__INPUT RECORDS__:
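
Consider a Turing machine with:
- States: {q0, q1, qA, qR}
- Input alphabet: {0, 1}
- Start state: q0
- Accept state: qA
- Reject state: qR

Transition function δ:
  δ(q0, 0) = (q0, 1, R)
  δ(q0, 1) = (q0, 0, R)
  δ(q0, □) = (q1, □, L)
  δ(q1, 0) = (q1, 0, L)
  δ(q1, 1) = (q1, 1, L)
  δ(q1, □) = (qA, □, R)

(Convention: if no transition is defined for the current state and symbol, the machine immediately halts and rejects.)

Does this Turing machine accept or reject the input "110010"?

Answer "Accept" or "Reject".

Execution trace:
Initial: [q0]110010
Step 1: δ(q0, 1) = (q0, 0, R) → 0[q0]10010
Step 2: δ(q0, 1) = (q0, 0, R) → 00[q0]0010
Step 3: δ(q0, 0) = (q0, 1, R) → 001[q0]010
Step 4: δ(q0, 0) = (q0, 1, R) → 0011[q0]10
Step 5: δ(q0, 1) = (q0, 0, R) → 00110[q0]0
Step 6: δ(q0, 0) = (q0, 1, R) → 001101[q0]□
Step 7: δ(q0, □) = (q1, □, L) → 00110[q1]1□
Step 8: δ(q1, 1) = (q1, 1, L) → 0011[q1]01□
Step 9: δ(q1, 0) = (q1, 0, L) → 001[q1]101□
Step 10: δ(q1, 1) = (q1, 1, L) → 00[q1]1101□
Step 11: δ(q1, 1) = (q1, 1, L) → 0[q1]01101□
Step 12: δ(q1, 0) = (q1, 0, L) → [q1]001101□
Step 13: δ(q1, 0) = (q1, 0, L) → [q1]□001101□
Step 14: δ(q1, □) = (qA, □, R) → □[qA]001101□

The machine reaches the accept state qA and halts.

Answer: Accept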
--
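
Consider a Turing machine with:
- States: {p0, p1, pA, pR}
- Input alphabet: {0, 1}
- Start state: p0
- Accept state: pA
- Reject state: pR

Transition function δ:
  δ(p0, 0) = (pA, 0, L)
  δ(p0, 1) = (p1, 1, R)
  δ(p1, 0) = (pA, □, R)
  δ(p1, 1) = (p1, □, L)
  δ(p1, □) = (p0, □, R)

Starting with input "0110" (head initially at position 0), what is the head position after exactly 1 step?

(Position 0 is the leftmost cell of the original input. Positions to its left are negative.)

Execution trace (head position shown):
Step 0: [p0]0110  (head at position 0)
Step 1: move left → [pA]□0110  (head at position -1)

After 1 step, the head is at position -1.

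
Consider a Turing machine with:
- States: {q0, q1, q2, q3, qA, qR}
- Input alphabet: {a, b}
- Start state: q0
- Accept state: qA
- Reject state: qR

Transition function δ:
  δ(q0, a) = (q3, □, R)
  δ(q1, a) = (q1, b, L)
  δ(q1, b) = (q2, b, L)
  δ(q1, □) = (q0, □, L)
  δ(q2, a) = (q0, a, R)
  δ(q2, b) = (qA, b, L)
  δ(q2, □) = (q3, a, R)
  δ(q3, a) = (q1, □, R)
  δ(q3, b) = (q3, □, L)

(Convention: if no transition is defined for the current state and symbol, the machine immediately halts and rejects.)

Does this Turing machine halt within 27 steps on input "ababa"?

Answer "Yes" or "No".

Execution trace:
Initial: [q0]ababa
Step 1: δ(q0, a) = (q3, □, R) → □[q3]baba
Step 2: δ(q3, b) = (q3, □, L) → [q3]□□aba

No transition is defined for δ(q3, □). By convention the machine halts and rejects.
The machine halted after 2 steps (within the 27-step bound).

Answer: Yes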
* * *
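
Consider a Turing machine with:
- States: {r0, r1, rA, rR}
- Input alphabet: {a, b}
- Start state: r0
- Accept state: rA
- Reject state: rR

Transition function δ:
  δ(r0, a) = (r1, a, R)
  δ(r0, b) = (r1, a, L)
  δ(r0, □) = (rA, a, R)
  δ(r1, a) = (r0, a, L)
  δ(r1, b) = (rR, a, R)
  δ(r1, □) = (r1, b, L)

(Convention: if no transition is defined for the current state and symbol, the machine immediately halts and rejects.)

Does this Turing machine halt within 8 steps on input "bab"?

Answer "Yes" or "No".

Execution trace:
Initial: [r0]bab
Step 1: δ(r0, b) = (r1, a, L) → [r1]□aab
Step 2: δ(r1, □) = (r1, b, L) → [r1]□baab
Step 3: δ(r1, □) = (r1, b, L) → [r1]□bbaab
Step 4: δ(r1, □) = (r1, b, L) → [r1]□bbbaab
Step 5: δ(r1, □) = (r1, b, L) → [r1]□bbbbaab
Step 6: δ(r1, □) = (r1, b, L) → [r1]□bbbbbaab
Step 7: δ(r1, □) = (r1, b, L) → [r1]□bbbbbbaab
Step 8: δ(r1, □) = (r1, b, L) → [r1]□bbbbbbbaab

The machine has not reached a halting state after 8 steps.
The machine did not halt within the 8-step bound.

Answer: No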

__EXERCISE INSTRUCTIONS__:
Pick out all lines from the data above in which the word "States" appears.

__RESPONSE FOR THIS EXERCISE__:
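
- States: {q0, q1, qA, qR}
- States: {p0, p1, pA, pR}
- States: {q0, q1, q2, q3, qA, qR}
- States: {r0, r1, rA, rR}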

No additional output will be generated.